[Provided material Boundary: Start]

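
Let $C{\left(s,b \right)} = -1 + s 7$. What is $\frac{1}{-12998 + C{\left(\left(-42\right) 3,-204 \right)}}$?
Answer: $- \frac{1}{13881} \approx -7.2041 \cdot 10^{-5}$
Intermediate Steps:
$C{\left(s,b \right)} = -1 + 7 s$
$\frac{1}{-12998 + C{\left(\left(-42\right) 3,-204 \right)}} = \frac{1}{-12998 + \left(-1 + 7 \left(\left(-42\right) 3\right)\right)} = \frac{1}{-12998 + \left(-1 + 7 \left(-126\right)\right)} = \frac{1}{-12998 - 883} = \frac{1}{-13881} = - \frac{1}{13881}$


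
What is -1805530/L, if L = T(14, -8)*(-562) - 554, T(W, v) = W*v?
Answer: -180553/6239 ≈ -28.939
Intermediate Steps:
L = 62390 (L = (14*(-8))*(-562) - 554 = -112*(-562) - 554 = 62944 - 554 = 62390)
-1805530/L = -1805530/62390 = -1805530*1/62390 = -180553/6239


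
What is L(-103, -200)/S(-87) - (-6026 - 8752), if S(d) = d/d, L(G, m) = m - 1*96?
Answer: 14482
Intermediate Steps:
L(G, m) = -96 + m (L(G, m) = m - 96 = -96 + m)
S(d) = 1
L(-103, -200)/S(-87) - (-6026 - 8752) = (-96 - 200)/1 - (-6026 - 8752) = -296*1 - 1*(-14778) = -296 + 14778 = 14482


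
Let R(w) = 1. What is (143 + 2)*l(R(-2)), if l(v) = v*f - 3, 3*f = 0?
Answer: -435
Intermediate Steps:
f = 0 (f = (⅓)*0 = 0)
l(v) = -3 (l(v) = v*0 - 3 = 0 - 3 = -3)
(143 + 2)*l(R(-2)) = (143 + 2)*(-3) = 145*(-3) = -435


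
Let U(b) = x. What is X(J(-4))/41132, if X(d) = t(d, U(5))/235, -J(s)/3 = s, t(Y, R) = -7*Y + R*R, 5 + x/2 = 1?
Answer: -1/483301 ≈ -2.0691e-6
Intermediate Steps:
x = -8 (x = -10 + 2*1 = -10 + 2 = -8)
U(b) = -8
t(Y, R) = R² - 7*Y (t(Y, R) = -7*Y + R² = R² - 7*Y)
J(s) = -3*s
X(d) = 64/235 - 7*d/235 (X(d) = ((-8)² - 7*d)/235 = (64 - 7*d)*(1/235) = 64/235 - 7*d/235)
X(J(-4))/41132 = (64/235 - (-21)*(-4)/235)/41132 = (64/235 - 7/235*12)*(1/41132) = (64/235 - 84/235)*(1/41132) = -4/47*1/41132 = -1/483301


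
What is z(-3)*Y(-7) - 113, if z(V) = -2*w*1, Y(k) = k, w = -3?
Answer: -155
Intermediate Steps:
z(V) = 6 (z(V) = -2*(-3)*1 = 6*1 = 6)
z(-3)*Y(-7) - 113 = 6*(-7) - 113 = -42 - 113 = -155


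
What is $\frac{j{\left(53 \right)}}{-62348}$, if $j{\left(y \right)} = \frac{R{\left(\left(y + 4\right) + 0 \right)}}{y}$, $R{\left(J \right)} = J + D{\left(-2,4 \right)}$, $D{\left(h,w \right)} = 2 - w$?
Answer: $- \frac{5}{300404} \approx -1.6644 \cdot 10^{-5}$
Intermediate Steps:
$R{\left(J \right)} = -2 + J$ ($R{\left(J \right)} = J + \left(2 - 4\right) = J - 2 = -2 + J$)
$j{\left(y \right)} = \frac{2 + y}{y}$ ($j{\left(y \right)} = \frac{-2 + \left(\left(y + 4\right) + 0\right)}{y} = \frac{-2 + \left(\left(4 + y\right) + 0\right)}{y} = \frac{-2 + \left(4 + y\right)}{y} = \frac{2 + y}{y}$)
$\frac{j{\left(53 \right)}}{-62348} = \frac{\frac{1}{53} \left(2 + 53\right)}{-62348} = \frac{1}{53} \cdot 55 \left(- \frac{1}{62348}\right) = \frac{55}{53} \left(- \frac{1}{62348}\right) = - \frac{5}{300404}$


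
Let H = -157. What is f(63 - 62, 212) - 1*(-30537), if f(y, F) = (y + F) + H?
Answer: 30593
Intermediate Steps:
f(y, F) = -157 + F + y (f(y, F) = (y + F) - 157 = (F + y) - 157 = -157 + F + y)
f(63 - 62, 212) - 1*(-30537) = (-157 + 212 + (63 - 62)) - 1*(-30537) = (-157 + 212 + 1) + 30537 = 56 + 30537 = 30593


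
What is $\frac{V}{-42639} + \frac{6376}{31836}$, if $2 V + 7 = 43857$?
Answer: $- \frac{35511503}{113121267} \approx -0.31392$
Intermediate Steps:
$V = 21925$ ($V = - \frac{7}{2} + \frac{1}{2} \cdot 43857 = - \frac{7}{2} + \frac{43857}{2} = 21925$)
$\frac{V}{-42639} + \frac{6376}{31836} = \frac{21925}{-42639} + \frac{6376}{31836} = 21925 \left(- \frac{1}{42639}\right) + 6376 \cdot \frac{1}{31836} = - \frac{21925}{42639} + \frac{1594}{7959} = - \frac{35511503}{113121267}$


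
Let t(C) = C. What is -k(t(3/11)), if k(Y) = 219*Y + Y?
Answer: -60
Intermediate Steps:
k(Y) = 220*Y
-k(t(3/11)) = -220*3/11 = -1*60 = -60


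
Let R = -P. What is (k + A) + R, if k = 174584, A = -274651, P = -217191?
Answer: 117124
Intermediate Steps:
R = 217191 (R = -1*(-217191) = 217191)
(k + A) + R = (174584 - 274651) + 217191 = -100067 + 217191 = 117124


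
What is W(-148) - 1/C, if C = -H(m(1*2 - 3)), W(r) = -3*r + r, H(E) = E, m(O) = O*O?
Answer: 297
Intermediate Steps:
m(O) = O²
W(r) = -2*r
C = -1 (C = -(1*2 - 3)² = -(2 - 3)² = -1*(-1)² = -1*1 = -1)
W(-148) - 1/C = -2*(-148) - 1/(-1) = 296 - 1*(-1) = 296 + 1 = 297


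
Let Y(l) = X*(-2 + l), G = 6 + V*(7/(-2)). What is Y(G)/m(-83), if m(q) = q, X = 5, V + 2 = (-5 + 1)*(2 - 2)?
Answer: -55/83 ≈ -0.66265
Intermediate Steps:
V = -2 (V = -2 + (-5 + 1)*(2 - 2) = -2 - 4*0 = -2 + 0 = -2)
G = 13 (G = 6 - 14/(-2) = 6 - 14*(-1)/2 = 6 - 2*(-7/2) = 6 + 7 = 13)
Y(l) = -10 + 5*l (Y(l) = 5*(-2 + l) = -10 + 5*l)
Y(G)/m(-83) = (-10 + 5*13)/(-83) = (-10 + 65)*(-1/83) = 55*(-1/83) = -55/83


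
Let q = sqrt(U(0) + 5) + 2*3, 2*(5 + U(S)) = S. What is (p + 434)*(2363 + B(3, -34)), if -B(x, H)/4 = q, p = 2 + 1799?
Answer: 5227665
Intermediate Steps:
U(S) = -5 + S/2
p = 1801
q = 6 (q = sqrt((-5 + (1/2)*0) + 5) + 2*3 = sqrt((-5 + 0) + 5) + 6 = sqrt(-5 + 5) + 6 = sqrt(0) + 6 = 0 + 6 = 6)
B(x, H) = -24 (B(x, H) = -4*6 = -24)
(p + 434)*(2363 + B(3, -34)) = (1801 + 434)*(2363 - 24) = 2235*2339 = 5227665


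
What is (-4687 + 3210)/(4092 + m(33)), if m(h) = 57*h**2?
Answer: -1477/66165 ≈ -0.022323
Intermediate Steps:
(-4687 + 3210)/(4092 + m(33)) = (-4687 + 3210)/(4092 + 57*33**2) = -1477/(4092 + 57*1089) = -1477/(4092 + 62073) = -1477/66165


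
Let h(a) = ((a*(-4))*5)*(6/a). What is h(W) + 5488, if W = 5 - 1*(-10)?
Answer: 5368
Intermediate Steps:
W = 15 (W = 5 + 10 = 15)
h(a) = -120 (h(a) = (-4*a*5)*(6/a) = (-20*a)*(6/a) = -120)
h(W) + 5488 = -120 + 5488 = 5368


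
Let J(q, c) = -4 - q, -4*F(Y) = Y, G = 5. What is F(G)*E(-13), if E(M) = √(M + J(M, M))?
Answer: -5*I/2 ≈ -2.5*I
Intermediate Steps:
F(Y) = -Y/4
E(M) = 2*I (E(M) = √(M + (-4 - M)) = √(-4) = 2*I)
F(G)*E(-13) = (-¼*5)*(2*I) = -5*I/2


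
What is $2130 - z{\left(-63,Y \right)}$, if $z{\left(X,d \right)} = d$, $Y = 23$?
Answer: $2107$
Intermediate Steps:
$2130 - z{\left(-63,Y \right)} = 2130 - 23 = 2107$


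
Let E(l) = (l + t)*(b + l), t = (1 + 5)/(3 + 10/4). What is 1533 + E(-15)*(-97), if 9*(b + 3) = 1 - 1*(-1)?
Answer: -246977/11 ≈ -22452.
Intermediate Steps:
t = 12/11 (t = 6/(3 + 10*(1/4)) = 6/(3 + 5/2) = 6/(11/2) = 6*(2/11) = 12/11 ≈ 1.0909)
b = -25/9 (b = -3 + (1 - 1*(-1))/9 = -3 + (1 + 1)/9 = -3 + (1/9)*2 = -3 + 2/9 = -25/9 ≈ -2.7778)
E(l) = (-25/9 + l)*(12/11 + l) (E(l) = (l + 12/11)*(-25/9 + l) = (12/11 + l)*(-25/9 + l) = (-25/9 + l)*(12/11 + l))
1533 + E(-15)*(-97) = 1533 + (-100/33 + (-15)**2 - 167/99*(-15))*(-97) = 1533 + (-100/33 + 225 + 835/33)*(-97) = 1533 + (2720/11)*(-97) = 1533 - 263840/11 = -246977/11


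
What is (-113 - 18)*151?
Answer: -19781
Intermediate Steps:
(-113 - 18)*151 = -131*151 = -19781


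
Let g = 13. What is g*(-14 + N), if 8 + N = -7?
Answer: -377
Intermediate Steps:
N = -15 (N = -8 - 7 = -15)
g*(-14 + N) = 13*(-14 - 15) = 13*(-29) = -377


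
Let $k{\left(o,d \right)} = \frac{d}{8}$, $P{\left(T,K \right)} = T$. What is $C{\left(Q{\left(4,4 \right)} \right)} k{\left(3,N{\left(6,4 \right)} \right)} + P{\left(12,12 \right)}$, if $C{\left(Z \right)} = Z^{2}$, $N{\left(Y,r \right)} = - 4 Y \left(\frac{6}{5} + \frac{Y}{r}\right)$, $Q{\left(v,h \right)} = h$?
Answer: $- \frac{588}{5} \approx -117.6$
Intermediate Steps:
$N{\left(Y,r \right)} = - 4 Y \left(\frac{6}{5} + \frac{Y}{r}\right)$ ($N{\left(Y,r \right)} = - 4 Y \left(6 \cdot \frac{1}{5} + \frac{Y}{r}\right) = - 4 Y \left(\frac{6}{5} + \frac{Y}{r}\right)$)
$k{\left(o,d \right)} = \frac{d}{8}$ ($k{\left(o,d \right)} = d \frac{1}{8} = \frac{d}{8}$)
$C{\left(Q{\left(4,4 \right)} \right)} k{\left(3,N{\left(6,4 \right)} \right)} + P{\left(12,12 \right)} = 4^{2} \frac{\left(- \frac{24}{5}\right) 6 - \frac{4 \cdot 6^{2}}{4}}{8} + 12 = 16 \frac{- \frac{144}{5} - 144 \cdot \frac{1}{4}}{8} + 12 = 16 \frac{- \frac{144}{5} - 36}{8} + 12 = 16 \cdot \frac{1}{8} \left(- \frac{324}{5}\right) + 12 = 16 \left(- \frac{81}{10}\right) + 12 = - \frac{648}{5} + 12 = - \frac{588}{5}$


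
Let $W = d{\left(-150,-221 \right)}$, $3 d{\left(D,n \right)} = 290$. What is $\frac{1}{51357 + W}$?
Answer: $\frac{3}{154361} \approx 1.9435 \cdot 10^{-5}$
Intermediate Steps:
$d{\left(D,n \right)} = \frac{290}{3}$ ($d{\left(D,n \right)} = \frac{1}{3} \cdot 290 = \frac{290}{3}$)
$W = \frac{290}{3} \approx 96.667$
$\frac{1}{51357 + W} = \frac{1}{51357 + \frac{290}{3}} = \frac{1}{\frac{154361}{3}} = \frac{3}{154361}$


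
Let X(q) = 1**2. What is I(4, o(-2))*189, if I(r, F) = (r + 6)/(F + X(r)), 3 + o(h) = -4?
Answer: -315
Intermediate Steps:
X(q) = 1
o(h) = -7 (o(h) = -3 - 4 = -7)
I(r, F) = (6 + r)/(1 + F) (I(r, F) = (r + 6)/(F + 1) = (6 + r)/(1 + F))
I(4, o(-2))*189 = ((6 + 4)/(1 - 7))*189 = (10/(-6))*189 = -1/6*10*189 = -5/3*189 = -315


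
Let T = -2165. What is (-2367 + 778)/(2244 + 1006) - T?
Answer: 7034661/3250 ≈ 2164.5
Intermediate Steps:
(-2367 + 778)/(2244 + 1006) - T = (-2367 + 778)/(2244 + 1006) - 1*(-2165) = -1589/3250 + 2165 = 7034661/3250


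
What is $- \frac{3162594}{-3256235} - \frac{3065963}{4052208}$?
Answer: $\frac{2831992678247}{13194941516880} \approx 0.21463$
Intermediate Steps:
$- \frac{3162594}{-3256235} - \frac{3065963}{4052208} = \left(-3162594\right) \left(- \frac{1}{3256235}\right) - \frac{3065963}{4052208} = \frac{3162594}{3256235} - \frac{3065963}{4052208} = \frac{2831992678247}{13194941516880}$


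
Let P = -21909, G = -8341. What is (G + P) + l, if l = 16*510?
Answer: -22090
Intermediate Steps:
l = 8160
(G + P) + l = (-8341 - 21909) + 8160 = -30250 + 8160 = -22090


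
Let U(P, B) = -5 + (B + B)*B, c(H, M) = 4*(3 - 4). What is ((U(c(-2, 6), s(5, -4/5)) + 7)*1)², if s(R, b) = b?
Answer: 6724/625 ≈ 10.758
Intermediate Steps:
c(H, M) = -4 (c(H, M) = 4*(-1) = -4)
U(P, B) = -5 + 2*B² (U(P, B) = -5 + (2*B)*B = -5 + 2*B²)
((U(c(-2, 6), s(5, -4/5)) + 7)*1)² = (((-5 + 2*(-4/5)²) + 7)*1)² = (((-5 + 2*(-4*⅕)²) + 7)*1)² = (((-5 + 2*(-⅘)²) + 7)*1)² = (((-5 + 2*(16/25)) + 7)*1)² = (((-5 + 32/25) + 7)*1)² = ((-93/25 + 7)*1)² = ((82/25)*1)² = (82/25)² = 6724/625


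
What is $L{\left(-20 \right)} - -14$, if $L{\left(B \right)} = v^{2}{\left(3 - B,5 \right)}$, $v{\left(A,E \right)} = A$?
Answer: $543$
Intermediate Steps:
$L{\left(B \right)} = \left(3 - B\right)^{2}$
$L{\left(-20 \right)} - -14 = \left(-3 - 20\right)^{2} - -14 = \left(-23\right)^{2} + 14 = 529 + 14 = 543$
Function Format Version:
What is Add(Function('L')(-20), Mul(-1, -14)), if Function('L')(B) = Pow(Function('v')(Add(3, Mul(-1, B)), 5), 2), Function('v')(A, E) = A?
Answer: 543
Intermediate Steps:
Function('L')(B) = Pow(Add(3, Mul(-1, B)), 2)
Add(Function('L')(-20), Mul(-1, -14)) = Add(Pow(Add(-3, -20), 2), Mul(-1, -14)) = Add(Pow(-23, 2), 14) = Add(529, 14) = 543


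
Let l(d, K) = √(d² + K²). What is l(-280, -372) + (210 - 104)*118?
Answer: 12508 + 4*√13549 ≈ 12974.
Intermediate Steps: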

[Provided material Boundary: End]

[What to do] Please copy the lines above from the line with "Answer: 30593" up to and including the line with "Answer: 5227665", exactly as written and with nothing else.

[Reply]
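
Answer: 30593
Intermediate Steps:
f(y, F) = -157 + F + y (f(y, F) = (y + F) - 157 = (F + y) - 157 = -157 + F + y)
f(63 - 62, 212) - 1*(-30537) = (-157 + 212 + (63 - 62)) - 1*(-30537) = (-157 + 212 + 1) + 30537 = 56 + 30537 = 30593


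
What is $\frac{V}{-42639} + \frac{6376}{31836}$, if $2 V + 7 = 43857$?
Answer: $- \frac{35511503}{113121267} \approx -0.31392$
Intermediate Steps:
$V = 21925$ ($V = - \frac{7}{2} + \frac{1}{2} \cdot 43857 = - \frac{7}{2} + \frac{43857}{2} = 21925$)
$\frac{V}{-42639} + \frac{6376}{31836} = \frac{21925}{-42639} + \frac{6376}{31836} = 21925 \left(- \frac{1}{42639}\right) + 6376 \cdot \frac{1}{31836} = - \frac{21925}{42639} + \frac{1594}{7959} = - \frac{35511503}{113121267}$


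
Let t(C) = C. What is -k(t(3/11)), if k(Y) = 219*Y + Y?
Answer: -60
Intermediate Steps:
k(Y) = 220*Y
-k(t(3/11)) = -220*3/11 = -1*60 = -60


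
Let R = -P. What is (k + A) + R, if k = 174584, A = -274651, P = -217191?
Answer: 117124
Intermediate Steps:
R = 217191 (R = -1*(-217191) = 217191)
(k + A) + R = (174584 - 274651) + 217191 = -100067 + 217191 = 117124


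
What is W(-148) - 1/C, if C = -H(m(1*2 - 3)), W(r) = -3*r + r, H(E) = E, m(O) = O*O?
Answer: 297
Intermediate Steps:
m(O) = O²
W(r) = -2*r
C = -1 (C = -(1*2 - 3)² = -(2 - 3)² = -1*(-1)² = -1*1 = -1)
W(-148) - 1/C = -2*(-148) - 1/(-1) = 296 - 1*(-1) = 296 + 1 = 297


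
Let Y(l) = X*(-2 + l), G = 6 + V*(7/(-2)). What is Y(G)/m(-83), if m(q) = q, X = 5, V + 2 = (-5 + 1)*(2 - 2)?
Answer: -55/83 ≈ -0.66265
Intermediate Steps:
V = -2 (V = -2 + (-5 + 1)*(2 - 2) = -2 - 4*0 = -2 + 0 = -2)
G = 13 (G = 6 - 14/(-2) = 6 - 14*(-1)/2 = 6 - 2*(-7/2) = 6 + 7 = 13)
Y(l) = -10 + 5*l (Y(l) = 5*(-2 + l) = -10 + 5*l)
Y(G)/m(-83) = (-10 + 5*13)/(-83) = (-10 + 65)*(-1/83) = 55*(-1/83) = -55/83


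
Let q = sqrt(U(0) + 5) + 2*3, 2*(5 + U(S)) = S. What is (p + 434)*(2363 + B(3, -34)), if -B(x, H)/4 = q, p = 2 + 1799?
Answer: 5227665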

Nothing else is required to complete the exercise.